> [Problem details]: Reproduce nothing but the lines from the one with "An organic compound" down to the last line of the data below.

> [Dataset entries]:

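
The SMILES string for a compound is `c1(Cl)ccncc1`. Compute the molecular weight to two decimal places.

Atom tally by fragment:
  pyridine ring core → C:5 H:5 N:1
  (− 1 ring H displaced by substituents)
  + Cl → Cl:1
Element totals:
  C: 5
  H: 4
  Cl: 1
  N: 1
Molecular formula: C5H4ClN.
  M = 5(12.011) + 4(1.008) + 35.45 + 14.007
    = 60.055 + 4.032 + 35.450 + 14.007 = 113.544

113.54 g/mol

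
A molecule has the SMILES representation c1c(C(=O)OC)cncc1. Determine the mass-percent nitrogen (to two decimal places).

10.21%

Atom tally by fragment:
  pyridine ring core → C:5 H:5 N:1
  (− 1 ring H displaced by substituents)
  + COOCH3 → C:2 H:3 O:2
Element totals:
  C: 7
  H: 7
  N: 1
  O: 2
Molecular formula: C7H7NO2.
Molar mass = 137.138 g/mol.
Mass from N: 1 × 14.007 = 14.007 g/mol.
%N = 14.007 / 137.138 × 100 = 10.21%.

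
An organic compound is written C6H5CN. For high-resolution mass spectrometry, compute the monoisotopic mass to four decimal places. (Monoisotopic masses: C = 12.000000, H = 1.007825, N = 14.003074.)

Element totals:
  C: 7
  H: 5
  N: 1
Molecular formula: C7H5N.
  M = 7(12.0) + 5(1.007825) + 14.003074
    = 84.000000 + 5.039125 + 14.003074 = 103.042199

103.0422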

> [Worked solution]:
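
An organic compound is written C6H5CN. For high-resolution mass spectrometry, compute the monoisotopic mass to four decimal places. (Monoisotopic masses: C = 12.000000, H = 1.007825, N = 14.003074.)

Element totals:
  C: 7
  H: 5
  N: 1
Molecular formula: C7H5N.
  M = 7(12.0) + 5(1.007825) + 14.003074
    = 84.000000 + 5.039125 + 14.003074 = 103.042199

103.0422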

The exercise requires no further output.